YOUR TASK
Print the lines that run from the line with "What is 1/((110276/(-382701)" to the line with "Answer: 26216932005/8540414107328326 ≈", keeping both end lines, exactly as they appear in the entries below, and nothing else.
** Opening DATASET RECORDS block **
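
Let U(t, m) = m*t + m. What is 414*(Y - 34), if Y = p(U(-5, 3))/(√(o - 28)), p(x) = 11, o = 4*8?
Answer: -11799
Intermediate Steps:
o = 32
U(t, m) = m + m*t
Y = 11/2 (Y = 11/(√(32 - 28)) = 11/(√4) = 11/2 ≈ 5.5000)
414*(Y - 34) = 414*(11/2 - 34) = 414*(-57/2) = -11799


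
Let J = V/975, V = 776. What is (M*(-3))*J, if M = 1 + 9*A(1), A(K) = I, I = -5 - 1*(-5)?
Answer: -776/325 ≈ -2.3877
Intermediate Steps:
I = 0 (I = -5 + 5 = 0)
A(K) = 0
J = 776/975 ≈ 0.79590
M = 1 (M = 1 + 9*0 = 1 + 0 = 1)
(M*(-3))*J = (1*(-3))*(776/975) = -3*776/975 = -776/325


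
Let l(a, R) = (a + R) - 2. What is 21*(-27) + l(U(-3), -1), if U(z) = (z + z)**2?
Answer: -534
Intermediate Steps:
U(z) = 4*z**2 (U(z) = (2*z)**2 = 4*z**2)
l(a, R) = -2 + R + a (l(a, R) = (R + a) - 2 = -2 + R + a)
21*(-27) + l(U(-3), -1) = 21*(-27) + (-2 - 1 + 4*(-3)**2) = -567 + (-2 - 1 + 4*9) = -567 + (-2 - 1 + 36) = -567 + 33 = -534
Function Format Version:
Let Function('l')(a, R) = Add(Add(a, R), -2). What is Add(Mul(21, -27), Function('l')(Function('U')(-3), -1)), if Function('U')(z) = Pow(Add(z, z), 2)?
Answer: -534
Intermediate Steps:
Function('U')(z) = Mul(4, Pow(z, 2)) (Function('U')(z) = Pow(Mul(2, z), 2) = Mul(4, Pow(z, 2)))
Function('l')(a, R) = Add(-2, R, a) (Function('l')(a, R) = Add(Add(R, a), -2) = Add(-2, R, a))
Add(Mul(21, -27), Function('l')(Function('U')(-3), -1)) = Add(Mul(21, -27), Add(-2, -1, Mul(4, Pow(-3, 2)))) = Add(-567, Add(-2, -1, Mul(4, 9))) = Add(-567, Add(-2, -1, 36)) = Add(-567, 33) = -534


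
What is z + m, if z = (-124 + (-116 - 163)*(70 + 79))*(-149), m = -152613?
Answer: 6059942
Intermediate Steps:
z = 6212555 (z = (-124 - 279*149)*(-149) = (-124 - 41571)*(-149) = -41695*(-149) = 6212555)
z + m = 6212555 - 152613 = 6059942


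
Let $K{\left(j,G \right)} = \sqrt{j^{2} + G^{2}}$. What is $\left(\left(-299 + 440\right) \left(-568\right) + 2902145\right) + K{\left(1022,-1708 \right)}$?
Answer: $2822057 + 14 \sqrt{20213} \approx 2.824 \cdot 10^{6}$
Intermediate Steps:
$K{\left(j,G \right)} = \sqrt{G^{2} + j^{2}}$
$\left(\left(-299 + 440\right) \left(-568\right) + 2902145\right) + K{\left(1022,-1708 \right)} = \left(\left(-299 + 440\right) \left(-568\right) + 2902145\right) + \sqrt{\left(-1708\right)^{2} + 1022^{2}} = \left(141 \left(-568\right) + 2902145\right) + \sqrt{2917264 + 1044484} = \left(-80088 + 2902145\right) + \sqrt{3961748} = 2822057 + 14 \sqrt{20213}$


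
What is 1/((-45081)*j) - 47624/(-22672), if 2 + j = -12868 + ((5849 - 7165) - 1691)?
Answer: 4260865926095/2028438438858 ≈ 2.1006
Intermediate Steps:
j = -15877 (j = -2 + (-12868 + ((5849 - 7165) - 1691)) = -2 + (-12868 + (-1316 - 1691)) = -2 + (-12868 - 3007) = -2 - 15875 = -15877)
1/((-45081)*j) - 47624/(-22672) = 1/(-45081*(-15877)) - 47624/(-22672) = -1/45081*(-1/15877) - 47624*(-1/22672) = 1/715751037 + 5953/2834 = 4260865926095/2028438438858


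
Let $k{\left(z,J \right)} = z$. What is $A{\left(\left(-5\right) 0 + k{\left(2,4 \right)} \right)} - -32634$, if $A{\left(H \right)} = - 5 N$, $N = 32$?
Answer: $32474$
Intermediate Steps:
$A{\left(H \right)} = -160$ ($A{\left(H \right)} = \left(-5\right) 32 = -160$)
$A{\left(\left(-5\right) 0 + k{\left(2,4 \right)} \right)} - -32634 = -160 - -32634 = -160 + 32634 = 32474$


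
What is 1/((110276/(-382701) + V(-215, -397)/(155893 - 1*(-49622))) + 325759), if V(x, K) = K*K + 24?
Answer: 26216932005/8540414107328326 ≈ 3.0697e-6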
** Closing DATASET RECORDS block **
** Opening DATASET RECORDS block **
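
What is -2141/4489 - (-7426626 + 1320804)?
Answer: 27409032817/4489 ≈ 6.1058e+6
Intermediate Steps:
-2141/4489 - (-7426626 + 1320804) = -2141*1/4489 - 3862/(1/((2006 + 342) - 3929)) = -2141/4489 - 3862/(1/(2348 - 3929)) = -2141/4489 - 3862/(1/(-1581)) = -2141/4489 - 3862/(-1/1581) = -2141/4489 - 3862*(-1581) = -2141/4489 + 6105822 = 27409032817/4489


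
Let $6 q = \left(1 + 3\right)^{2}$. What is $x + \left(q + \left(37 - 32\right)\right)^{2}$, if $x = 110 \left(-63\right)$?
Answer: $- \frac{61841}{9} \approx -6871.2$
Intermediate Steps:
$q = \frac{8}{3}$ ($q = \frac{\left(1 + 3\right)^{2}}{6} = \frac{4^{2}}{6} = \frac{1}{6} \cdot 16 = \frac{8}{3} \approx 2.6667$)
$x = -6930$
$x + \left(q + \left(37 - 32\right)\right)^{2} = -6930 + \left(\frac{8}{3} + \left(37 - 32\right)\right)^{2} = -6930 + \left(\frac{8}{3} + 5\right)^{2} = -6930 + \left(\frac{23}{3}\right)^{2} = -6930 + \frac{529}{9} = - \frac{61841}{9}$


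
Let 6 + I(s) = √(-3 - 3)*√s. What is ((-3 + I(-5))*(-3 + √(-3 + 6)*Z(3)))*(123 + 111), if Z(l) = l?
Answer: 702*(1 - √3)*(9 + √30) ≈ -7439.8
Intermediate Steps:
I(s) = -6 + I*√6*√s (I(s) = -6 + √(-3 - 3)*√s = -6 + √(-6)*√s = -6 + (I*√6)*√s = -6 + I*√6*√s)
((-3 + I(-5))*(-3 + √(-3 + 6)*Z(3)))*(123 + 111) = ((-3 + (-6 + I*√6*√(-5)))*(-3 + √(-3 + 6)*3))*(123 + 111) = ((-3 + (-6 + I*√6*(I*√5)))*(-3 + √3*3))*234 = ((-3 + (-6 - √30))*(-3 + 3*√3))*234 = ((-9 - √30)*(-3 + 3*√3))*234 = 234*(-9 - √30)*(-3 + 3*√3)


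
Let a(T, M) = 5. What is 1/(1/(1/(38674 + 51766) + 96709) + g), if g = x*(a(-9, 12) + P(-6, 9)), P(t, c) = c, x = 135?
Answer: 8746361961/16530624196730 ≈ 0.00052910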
** Closing DATASET RECORDS block **
ANSWER AREA
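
What is 1/((110276/(-382701) + V(-215, -397)/(155893 - 1*(-49622))) + 325759), if V(x, K) = K*K + 24?
Answer: 26216932005/8540414107328326 ≈ 3.0697e-6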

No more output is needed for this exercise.